Entries supplied:
━━━━━━
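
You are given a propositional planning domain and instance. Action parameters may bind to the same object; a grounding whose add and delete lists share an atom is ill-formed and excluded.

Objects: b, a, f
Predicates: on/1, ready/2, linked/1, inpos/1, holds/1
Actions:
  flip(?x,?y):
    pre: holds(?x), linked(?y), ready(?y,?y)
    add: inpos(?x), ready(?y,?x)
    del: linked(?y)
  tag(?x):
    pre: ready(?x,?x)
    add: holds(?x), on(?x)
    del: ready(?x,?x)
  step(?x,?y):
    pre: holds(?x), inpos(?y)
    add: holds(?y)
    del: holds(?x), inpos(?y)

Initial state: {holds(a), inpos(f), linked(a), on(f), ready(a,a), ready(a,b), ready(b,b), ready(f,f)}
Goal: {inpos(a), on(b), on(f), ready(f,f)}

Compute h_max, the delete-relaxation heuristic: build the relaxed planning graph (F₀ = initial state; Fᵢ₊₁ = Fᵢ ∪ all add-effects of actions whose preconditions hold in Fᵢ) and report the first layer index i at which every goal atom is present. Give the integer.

1

F0 = init (8 atoms)
F1 = F0 ∪ {holds(b), holds(f), inpos(a), on(a), on(b)}  (13 atoms)
goal ⊆ F1  ⇒  h_max = 1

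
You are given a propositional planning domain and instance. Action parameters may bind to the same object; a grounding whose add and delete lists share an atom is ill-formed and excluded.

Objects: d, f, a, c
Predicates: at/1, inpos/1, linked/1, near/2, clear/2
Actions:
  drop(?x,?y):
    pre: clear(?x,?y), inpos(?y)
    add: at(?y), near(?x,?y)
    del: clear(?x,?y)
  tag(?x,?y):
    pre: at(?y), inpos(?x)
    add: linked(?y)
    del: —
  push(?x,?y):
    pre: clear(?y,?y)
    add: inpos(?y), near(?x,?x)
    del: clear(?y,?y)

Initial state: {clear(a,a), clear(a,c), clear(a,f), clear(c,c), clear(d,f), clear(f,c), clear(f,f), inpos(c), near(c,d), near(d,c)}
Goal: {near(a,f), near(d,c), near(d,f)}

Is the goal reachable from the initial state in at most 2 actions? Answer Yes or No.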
━━━━━━
Copy out exactly the line that holds "pre: at(?y), inpos(?x)" and all remaining lines of the listing, both the first and the last included.

Output for this task:
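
    pre: at(?y), inpos(?x)
    add: linked(?y)
    del: —
  push(?x,?y):
    pre: clear(?y,?y)
    add: inpos(?y), near(?x,?x)
    del: clear(?y,?y)

Initial state: {clear(a,a), clear(a,c), clear(a,f), clear(c,c), clear(d,f), clear(f,c), clear(f,f), inpos(c), near(c,d), near(d,c)}
Goal: {near(a,f), near(d,c), near(d,f)}

Is the goal reachable from the initial state in at most 2 actions? Answer Yes or No.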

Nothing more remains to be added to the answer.